PROVIDED RECORDS
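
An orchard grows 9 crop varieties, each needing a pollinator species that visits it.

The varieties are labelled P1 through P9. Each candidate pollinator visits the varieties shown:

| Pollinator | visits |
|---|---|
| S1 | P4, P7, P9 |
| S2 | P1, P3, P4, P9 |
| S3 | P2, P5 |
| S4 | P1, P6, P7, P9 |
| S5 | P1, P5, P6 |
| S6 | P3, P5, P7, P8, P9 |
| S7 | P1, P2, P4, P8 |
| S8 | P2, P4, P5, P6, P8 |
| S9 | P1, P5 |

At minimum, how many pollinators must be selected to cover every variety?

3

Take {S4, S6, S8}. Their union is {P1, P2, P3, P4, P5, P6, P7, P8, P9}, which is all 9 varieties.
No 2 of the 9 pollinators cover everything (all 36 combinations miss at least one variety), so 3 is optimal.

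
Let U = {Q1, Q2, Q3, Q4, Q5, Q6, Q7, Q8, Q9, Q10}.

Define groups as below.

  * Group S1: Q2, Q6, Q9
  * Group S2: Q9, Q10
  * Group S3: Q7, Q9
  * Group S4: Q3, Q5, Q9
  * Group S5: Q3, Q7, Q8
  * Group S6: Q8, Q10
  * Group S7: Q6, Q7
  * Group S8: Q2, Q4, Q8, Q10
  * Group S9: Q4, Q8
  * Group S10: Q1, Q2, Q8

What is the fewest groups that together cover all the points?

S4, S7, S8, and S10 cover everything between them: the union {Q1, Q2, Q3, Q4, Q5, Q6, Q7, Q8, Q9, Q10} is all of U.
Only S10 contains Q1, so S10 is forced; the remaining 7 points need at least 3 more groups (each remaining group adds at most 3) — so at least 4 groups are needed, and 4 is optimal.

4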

YOUR ASSIGNMENT
The answer should be an exact reproduction of all the entries.

TASK ANSWER
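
An orchard grows 9 crop varieties, each needing a pollinator species that visits it.

The varieties are labelled P1 through P9. Each candidate pollinator visits the varieties shown:

| Pollinator | visits |
|---|---|
| S1 | P4, P7, P9 |
| S2 | P1, P3, P4, P9 |
| S3 | P2, P5 |
| S4 | P1, P6, P7, P9 |
| S5 | P1, P5, P6 |
| S6 | P3, P5, P7, P8, P9 |
| S7 | P1, P2, P4, P8 |
| S8 | P2, P4, P5, P6, P8 |
| S9 | P1, P5 |

At minimum, how many pollinators must be selected to cover every variety?

3

Take {S4, S6, S8}. Their union is {P1, P2, P3, P4, P5, P6, P7, P8, P9}, which is all 9 varieties.
No 2 of the 9 pollinators cover everything (all 36 combinations miss at least one variety), so 3 is optimal.

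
Let U = {Q1, Q2, Q3, Q4, Q5, Q6, Q7, Q8, Q9, Q10}.

Define groups as below.

  * Group S1: Q2, Q6, Q9
  * Group S2: Q9, Q10
  * Group S3: Q7, Q9
  * Group S4: Q3, Q5, Q9
  * Group S5: Q3, Q7, Q8
  * Group S6: Q8, Q10
  * Group S7: Q6, Q7
  * Group S8: Q2, Q4, Q8, Q10
  * Group S9: Q4, Q8
  * Group S10: Q1, Q2, Q8

What is the fewest groups that together cover all the points?

S4, S7, S8, and S10 cover everything between them: the union {Q1, Q2, Q3, Q4, Q5, Q6, Q7, Q8, Q9, Q10} is all of U.
Only S10 contains Q1, so S10 is forced; the remaining 7 points need at least 3 more groups (each remaining group adds at most 3) — so at least 4 groups are needed, and 4 is optimal.

4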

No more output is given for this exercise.